Your goal: Repeat the lines of the listing below exactly, starting at the line that contains "Selling price per unit .... €316.25" and running through the last line, both included, and only those.

Exercise material:
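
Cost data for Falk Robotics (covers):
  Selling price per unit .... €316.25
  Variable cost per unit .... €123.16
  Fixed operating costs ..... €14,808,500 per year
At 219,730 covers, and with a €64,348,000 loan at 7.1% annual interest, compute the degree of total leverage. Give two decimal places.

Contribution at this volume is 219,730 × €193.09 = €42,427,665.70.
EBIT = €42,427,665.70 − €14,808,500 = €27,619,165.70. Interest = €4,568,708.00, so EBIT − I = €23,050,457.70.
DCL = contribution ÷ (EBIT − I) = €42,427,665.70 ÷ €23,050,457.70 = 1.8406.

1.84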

Response below:
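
  Selling price per unit .... €316.25
  Variable cost per unit .... €123.16
  Fixed operating costs ..... €14,808,500 per year
At 219,730 covers, and with a €64,348,000 loan at 7.1% annual interest, compute the degree of total leverage. Give two decimal places.

Contribution at this volume is 219,730 × €193.09 = €42,427,665.70.
EBIT = €42,427,665.70 − €14,808,500 = €27,619,165.70. Interest = €4,568,708.00, so EBIT − I = €23,050,457.70.
DCL = contribution ÷ (EBIT − I) = €42,427,665.70 ÷ €23,050,457.70 = 1.8406.

1.84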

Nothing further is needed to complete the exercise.